What you need to do
Nothing but an exact copy of the listing should be given.

Exercise data
........

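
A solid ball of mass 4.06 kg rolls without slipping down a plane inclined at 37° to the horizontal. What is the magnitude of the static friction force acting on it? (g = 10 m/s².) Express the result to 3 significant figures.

The moment of inertia is (2/5)MR², giving k ≡ I/(MR²) = 0.4.
Translational: Mg sinθ − f = Ma. Rotational about the CM: fR = Iα = kMRa, so f = kMa.
Combining, a = g sinθ/(1+k) and f = kMa = kMg sinθ/(1+k).
f = 0.4 × 4.06 × 10 × sin37° / 1.4 ≈ 6.98 N.

f ≈ 6.98 N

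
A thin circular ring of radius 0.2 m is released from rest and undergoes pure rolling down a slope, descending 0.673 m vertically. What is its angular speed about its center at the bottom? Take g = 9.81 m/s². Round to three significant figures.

With I = MR², the ratio k = I/(MR²) is 1.
Rolling without slipping gives ω = v/R, so the total kinetic energy is ½Mv² + ½Iω² = ½(1+k)Mv² = Mv².
Energy conservation Mgh = ½(1+k)Mv² gives v = √(2gh/(1+k)) = √(2 × 9.81 × 0.673 / 2) = 2.569 m/s.
The angular speed follows from ω = v/R = 2.569/0.2 ≈ 12.8 rad/s.

ω ≈ 12.8 rad/s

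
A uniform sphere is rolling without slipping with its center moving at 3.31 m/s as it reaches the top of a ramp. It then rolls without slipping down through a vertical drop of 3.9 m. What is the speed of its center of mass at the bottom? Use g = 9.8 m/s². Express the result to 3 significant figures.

v ≈ 8.10 m/s

For this body I = (2/5)MR², i.e. k = I/(MR²) = 0.4.
The rolling condition ω = v/R makes the rotational term ½I(v/R)² = ½kMv², so KE_total = ½(1+k)Mv² = (7/10)Mv².
Energy conservation: (7/10)Mv₀² + Mgh = (7/10)Mv², so v² = v₀² + 2gh/(1+k).
v = √(3.31² + 2×9.8×3.9/1.4) = √65.56 ≈ 8.10 m/s.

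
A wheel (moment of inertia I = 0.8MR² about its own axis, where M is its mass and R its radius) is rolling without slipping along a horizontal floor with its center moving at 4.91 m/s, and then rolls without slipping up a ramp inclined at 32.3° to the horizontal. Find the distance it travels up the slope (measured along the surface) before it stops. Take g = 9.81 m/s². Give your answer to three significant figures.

Here I = 0.8MR², so the shape factor k = I/(MR²) = 0.8.
Rolling without slipping gives ω = v/R, so the total kinetic energy is ½Mv² + ½Iω² = ½(1+k)Mv² = (9/10)Mv².
Setting this equal to Mgh gives the vertical rise h = (1+k)v₀²/(2g) = 1.8×4.91²/(2×9.81) = 2.212 m.
The distance along the slope is d = h/sinθ = 2.212/sin32.3° ≈ 4.14 m.

d ≈ 4.14 m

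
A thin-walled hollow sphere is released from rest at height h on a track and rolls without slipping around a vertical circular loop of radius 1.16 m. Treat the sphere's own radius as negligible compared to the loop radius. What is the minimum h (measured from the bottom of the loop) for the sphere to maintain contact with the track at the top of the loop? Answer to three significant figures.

The moment of inertia is (2/3)MR², giving k ≡ I/(MR²) = 2/3.
At the top of the loop, the minimum-contact condition is Mg = Mv_top²/r, so v_top² = gr.
With ω = v/R, the kinetic energy at speed v is ½(1+k)Mv² = (5/6)Mv².
Energy conservation from release (height h) to the top (height 2r): Mgh = Mg(2r) + (5/6)M·gr.
Thus h_min = 2r + (1+k)r/2 = r(2 + 1.667/2) = 1.16 × 2.833 ≈ 3.29 m.

h_min ≈ 3.29 m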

........

Your response
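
A solid ball of mass 4.06 kg rolls without slipping down a plane inclined at 37° to the horizontal. What is the magnitude of the static friction force acting on it? (g = 10 m/s².) Express the result to 3 significant figures.

The moment of inertia is (2/5)MR², giving k ≡ I/(MR²) = 0.4.
Translational: Mg sinθ − f = Ma. Rotational about the CM: fR = Iα = kMRa, so f = kMa.
Combining, a = g sinθ/(1+k) and f = kMa = kMg sinθ/(1+k).
f = 0.4 × 4.06 × 10 × sin37° / 1.4 ≈ 6.98 N.

f ≈ 6.98 N

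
A thin circular ring of radius 0.2 m is released from rest and undergoes pure rolling down a slope, descending 0.673 m vertically. What is its angular speed about its center at the bottom? Take g = 9.81 m/s². Round to three significant figures.

With I = MR², the ratio k = I/(MR²) is 1.
Rolling without slipping gives ω = v/R, so the total kinetic energy is ½Mv² + ½Iω² = ½(1+k)Mv² = Mv².
Energy conservation Mgh = ½(1+k)Mv² gives v = √(2gh/(1+k)) = √(2 × 9.81 × 0.673 / 2) = 2.569 m/s.
The angular speed follows from ω = v/R = 2.569/0.2 ≈ 12.8 rad/s.

ω ≈ 12.8 rad/s

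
A uniform sphere is rolling without slipping with its center moving at 3.31 m/s as it reaches the top of a ramp. It then rolls without slipping down through a vertical drop of 3.9 m. What is the speed of its center of mass at the bottom? Use g = 9.8 m/s². Express the result to 3 significant figures.

v ≈ 8.10 m/s

For this body I = (2/5)MR², i.e. k = I/(MR²) = 0.4.
The rolling condition ω = v/R makes the rotational term ½I(v/R)² = ½kMv², so KE_total = ½(1+k)Mv² = (7/10)Mv².
Energy conservation: (7/10)Mv₀² + Mgh = (7/10)Mv², so v² = v₀² + 2gh/(1+k).
v = √(3.31² + 2×9.8×3.9/1.4) = √65.56 ≈ 8.10 m/s.

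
A wheel (moment of inertia I = 0.8MR² about its own axis, where M is its mass and R its radius) is rolling without slipping along a horizontal floor with its center moving at 4.91 m/s, and then rolls without slipping up a ramp inclined at 32.3° to the horizontal. Find the distance it travels up the slope (measured along the surface) before it stops. Take g = 9.81 m/s². Give your answer to three significant figures.

Here I = 0.8MR², so the shape factor k = I/(MR²) = 0.8.
Rolling without slipping gives ω = v/R, so the total kinetic energy is ½Mv² + ½Iω² = ½(1+k)Mv² = (9/10)Mv².
Setting this equal to Mgh gives the vertical rise h = (1+k)v₀²/(2g) = 1.8×4.91²/(2×9.81) = 2.212 m.
The distance along the slope is d = h/sinθ = 2.212/sin32.3° ≈ 4.14 m.

d ≈ 4.14 m

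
A thin-walled hollow sphere is released from rest at height h on a track and rolls without slipping around a vertical circular loop of radius 1.16 m. Treat the sphere's own radius as negligible compared to the loop radius. What is the minimum h (measured from the bottom of the loop) for the sphere to maintain contact with the track at the top of the loop? Answer to three significant figures.

The moment of inertia is (2/3)MR², giving k ≡ I/(MR²) = 2/3.
At the top of the loop, the minimum-contact condition is Mg = Mv_top²/r, so v_top² = gr.
With ω = v/R, the kinetic energy at speed v is ½(1+k)Mv² = (5/6)Mv².
Energy conservation from release (height h) to the top (height 2r): Mgh = Mg(2r) + (5/6)M·gr.
Thus h_min = 2r + (1+k)r/2 = r(2 + 1.667/2) = 1.16 × 2.833 ≈ 3.29 m.

h_min ≈ 3.29 m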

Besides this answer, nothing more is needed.